▶ **Problem to work on**:
When you reach the line with "Neighbors of each" in the listing below, transcribe it and each line after it up to and including the line with "B 1 0 0 0 0 0 1 0", exactly and with nothing else.

(Provided records begins)

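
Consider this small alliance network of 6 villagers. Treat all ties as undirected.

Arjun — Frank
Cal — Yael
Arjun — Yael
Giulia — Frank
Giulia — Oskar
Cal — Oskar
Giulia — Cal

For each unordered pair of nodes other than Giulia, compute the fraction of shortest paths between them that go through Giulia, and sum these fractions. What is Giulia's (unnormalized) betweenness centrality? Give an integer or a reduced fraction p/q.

5/2

Pairs whose geodesics pass through Giulia — Arjun–Oskar: 1/2; Frank–Oskar: 1; Frank–Cal: 1.
All other pairs contribute 0.
Summing the contributions gives betweenness(Giulia) = 5/2.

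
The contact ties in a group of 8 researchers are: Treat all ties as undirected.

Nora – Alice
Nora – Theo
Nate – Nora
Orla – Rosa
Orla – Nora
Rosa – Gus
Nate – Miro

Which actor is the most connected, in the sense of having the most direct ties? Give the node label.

Nora

Degrees — Alice:1, Gus:1, Miro:1, Nate:2, Nora:4, Orla:2, Rosa:2, Theo:1.
The maximum is 4, attained only by Nora.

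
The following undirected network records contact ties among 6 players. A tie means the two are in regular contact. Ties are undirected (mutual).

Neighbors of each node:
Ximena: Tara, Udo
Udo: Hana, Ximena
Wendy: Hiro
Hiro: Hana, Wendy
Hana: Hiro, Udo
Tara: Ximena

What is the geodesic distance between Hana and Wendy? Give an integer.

One shortest route is Hana – Hiro – Wendy, which uses 2 edges, and Hana and Wendy are not directly tied, so nothing shorter exists. So d(Hana,Wendy) = 2.

2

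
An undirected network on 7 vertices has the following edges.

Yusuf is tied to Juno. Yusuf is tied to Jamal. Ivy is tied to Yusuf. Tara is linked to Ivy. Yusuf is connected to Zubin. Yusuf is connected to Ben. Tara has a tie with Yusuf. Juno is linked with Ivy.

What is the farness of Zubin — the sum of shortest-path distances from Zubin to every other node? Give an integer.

Distances from Zubin: Ben:2, Ivy:2, Jamal:2, Juno:2, Tara:2, Yusuf:1.
Sum = 2 + 2 + 2 + 2 + 2 + 1 = 11.

11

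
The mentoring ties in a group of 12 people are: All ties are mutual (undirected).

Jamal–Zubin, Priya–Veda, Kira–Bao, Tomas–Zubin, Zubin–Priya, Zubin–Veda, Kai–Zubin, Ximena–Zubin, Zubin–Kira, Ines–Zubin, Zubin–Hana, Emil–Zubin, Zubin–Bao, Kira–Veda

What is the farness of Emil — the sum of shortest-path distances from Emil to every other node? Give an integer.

Distances from Emil: Bao:2, Hana:2, Ines:2, Jamal:2, Kai:2, Kira:2, Priya:2, Tomas:2, Veda:2, Ximena:2, Zubin:1.
Sum = 2 + 2 + 2 + 2 + 2 + 2 + 2 + 2 + 2 + 2 + 1 = 21.

21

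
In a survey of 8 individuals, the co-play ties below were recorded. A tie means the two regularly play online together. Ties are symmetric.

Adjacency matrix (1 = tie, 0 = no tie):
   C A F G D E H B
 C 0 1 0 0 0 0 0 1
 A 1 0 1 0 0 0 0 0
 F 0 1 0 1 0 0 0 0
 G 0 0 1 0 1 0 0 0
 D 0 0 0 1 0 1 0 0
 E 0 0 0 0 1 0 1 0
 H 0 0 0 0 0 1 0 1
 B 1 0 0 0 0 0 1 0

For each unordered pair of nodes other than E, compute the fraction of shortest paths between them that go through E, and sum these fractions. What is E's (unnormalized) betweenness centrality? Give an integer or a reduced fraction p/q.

9/2

Pairs whose geodesics pass through E — C–D: 1/2; F–H: 1/2; G–H: 1; G–B: 1/2; D–H: 1; D–B: 1.
All other pairs contribute 0.
Summing the contributions gives betweenness(E) = 9/2.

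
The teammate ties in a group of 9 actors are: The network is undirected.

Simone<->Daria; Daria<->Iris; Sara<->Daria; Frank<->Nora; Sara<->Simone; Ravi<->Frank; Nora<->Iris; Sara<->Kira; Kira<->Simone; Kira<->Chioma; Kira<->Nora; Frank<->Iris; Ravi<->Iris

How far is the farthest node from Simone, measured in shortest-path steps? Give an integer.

Distances from Simone: Chioma:2, Daria:1, Frank:3, Iris:2, Kira:1, Nora:2, Ravi:3, Sara:1.
The largest is 3 (to Frank and Ravi), so the eccentricity of Simone is 3.

3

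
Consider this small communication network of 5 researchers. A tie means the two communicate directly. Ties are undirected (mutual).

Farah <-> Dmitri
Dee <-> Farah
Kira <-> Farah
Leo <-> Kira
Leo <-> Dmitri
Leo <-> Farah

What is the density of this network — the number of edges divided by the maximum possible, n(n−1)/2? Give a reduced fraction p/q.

There are 6 edges and 5 nodes, so the maximum possible is C(5,2) = 10.
Density = 6/10 = 3/5.

3/5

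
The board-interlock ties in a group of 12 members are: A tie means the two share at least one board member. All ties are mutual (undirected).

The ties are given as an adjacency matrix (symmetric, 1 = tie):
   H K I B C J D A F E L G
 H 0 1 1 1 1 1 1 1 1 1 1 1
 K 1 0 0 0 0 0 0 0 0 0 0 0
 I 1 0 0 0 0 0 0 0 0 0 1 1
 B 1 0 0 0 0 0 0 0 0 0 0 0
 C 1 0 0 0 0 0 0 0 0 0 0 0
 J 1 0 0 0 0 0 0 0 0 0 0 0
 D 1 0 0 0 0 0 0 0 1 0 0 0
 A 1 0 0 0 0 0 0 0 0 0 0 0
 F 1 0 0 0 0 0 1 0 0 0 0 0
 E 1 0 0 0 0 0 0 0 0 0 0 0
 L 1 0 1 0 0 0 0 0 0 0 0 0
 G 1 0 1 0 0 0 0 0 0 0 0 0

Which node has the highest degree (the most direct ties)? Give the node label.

H

Degrees — A:1, B:1, C:1, D:2, E:1, F:2, G:2, H:11, I:3, J:1, K:1, L:2.
The maximum is 11, attained only by H.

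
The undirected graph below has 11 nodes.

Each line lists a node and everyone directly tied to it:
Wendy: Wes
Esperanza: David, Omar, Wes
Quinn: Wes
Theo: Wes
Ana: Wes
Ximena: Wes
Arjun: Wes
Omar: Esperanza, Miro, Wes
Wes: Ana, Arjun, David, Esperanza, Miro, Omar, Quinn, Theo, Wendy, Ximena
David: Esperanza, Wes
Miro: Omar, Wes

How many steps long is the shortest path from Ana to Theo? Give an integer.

2

One shortest route is Ana – Wes – Theo, which uses 2 edges, and Ana and Theo are not directly tied, so nothing shorter exists. So d(Ana,Theo) = 2.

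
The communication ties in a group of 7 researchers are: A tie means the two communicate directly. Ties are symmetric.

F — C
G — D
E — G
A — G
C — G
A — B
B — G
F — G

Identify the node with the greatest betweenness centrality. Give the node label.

Unnormalized betweenness of each node: A:0, B:0, C:0, D:0, E:0, F:0, G:13.
G has the largest value, 13, making it the main broker — the node through which the most shortest paths run.

G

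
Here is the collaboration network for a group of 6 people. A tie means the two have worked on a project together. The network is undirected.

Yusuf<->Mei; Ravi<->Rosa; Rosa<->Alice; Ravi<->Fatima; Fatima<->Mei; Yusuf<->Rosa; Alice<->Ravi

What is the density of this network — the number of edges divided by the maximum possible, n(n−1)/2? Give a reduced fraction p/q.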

(Provided records ends)

▶ **Answer to this exercise**:
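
Neighbors of each node:
Ximena: Tara, Udo
Udo: Hana, Ximena
Wendy: Hiro
Hiro: Hana, Wendy
Hana: Hiro, Udo
Tara: Ximena

What is the geodesic distance between Hana and Wendy? Give an integer.

One shortest route is Hana – Hiro – Wendy, which uses 2 edges, and Hana and Wendy are not directly tied, so nothing shorter exists. So d(Hana,Wendy) = 2.

2

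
An undirected network on 7 vertices has the following edges.

Yusuf is tied to Juno. Yusuf is tied to Jamal. Ivy is tied to Yusuf. Tara is linked to Ivy. Yusuf is connected to Zubin. Yusuf is connected to Ben. Tara has a tie with Yusuf. Juno is linked with Ivy.

What is the farness of Zubin — the sum of shortest-path distances from Zubin to every other node? Give an integer.

Distances from Zubin: Ben:2, Ivy:2, Jamal:2, Juno:2, Tara:2, Yusuf:1.
Sum = 2 + 2 + 2 + 2 + 2 + 1 = 11.

11

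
The mentoring ties in a group of 12 people are: All ties are mutual (undirected).

Jamal–Zubin, Priya–Veda, Kira–Bao, Tomas–Zubin, Zubin–Priya, Zubin–Veda, Kai–Zubin, Ximena–Zubin, Zubin–Kira, Ines–Zubin, Zubin–Hana, Emil–Zubin, Zubin–Bao, Kira–Veda

What is the farness of Emil — the sum of shortest-path distances from Emil to every other node? Give an integer.

Distances from Emil: Bao:2, Hana:2, Ines:2, Jamal:2, Kai:2, Kira:2, Priya:2, Tomas:2, Veda:2, Ximena:2, Zubin:1.
Sum = 2 + 2 + 2 + 2 + 2 + 2 + 2 + 2 + 2 + 2 + 1 = 21.

21

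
In a survey of 8 individuals, the co-play ties below were recorded. A tie means the two regularly play online together. Ties are symmetric.

Adjacency matrix (1 = tie, 0 = no tie):
   C A F G D E H B
 C 0 1 0 0 0 0 0 1
 A 1 0 1 0 0 0 0 0
 F 0 1 0 1 0 0 0 0
 G 0 0 1 0 1 0 0 0
 D 0 0 0 1 0 1 0 0
 E 0 0 0 0 1 0 1 0
 H 0 0 0 0 0 1 0 1
 B 1 0 0 0 0 0 1 0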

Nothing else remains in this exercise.